=== Record excerpts ===

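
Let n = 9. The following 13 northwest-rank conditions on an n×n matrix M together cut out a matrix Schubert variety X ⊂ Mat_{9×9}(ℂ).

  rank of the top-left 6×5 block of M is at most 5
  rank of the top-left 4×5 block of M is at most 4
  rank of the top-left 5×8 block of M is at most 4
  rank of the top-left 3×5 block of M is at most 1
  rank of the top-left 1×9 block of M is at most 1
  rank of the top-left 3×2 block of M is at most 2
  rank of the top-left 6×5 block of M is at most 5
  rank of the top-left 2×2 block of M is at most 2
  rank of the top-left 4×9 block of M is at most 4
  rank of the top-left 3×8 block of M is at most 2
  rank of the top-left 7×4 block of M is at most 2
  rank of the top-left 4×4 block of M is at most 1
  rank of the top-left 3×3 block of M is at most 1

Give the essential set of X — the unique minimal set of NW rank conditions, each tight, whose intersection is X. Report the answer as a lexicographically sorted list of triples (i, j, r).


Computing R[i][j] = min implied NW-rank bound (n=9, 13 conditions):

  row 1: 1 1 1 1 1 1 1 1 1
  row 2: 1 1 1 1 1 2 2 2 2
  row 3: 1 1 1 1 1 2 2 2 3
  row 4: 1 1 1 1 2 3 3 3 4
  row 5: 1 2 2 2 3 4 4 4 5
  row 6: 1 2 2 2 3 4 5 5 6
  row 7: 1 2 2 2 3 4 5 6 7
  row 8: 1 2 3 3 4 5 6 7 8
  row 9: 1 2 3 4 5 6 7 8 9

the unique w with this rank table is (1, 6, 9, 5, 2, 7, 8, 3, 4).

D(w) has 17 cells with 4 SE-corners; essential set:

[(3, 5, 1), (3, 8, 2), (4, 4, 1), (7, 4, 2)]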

===
=== Record excerpts ===

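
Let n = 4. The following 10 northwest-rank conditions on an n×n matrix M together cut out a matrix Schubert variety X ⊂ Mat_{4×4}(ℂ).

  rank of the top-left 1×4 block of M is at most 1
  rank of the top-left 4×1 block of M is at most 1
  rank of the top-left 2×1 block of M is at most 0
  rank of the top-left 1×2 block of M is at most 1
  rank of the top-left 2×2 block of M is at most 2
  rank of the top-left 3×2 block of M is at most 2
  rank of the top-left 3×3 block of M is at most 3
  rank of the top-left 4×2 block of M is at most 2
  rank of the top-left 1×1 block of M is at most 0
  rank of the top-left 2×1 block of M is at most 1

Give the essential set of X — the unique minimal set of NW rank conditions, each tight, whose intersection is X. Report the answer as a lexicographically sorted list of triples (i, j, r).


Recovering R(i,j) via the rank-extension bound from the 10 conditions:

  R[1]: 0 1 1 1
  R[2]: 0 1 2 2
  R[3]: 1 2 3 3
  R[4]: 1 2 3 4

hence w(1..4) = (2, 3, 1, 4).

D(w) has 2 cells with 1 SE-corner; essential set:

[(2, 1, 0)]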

===

Work task: Please report every line of the records above that contains the word "variety".

Response area:
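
Let n = 9. The following 13 northwest-rank conditions on an n×n matrix M together cut out a matrix Schubert variety X ⊂ Mat_{9×9}(ℂ).
Let n = 4. The following 10 northwest-rank conditions on an n×n matrix M together cut out a matrix Schubert variety X ⊂ Mat_{4×4}(ℂ).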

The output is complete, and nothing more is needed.